To do
Read through the listing below and copy each line in which the word "Answer" occurs.

(Source material begins)

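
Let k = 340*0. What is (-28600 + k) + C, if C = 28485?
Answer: -115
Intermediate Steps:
k = 0
(-28600 + k) + C = (-28600 + 0) + 28485 = -28600 + 28485 = -115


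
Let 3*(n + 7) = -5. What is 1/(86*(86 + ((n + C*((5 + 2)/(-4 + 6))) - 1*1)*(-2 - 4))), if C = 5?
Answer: 1/3354 ≈ 0.00029815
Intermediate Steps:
n = -26/3 (n = -7 + (⅓)*(-5) = -7 - 5/3 = -26/3 ≈ -8.6667)
1/(86*(86 + ((n + C*((5 + 2)/(-4 + 6))) - 1*1)*(-2 - 4))) = 1/(86*(86 + ((-26/3 + 5*((5 + 2)/(-4 + 6))) - 1*1)*(-2 - 4))) = 1/(86*(86 + ((-26/3 + 5*(7/2)) - 1)*(-6))) = 1/(86*(86 + ((-26/3 + 35/2) - 1)*(-6))) = 1/(86*(86 + (53/6 - 1)*(-6))) = 1/(86*(86 + (47/6)*(-6))) = 1/(86*(86 - 47)) = 1/(86*39) = 1/3354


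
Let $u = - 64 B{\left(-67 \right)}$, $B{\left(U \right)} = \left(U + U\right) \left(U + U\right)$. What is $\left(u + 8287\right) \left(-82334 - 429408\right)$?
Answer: $583844912574$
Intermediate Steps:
$B{\left(U \right)} = 4 U^{2}$ ($B{\left(U \right)} = 2 U 2 U = 4 U^{2}$)
$u = -1149184$ ($u = - 64 \cdot 4 \left(-67\right)^{2} = - 64 \cdot 4 \cdot 4489 = \left(-64\right) 17956 = -1149184$)
$\left(u + 8287\right) \left(-82334 - 429408\right) = \left(-1149184 + 8287\right) \left(-82334 - 429408\right) = \left(-1140897\right) \left(-511742\right) = 583844912574$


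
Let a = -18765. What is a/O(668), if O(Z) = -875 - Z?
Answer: 18765/1543 ≈ 12.161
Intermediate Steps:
a/O(668) = -18765/(-875 - 1*668) = -18765/(-875 - 668) = -18765/(-1543) = -18765*(-1/1543) = 18765/1543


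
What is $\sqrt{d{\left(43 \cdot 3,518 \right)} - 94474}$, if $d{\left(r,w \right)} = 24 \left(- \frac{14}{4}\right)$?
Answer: $i \sqrt{94558} \approx 307.5 i$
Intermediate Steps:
$d{\left(r,w \right)} = -84$ ($d{\left(r,w \right)} = 24 \left(\left(-14\right) \frac{1}{4}\right) = 24 \left(- \frac{7}{2}\right) = -84$)
$\sqrt{d{\left(43 \cdot 3,518 \right)} - 94474} = \sqrt{-84 - 94474} = \sqrt{-94558} = i \sqrt{94558}$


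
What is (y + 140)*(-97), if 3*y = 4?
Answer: -41128/3 ≈ -13709.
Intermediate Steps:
y = 4/3 (y = (⅓)*4 = 4/3 ≈ 1.3333)
(y + 140)*(-97) = (4/3 + 140)*(-97) = (424/3)*(-97) = -41128/3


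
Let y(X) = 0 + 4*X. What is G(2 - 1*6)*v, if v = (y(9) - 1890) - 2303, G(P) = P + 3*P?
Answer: 66512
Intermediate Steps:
G(P) = 4*P
y(X) = 4*X
v = -4157 (v = (4*9 - 1890) - 2303 = (36 - 1890) - 2303 = -1854 - 2303 = -4157)
G(2 - 1*6)*v = (4*(2 - 1*6))*(-4157) = (4*(2 - 6))*(-4157) = (4*(-4))*(-4157) = -16*(-4157) = 66512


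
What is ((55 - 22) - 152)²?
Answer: 14161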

(Source material ends)

Worked solution
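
Answer: -115
Answer: 1/3354 ≈ 0.00029815
Answer: $583844912574$
Answer: 18765/1543 ≈ 12.161
Answer: $i \sqrt{94558} \approx 307.5 i$
Answer: -41128/3 ≈ -13709.
Answer: 66512
Answer: 14161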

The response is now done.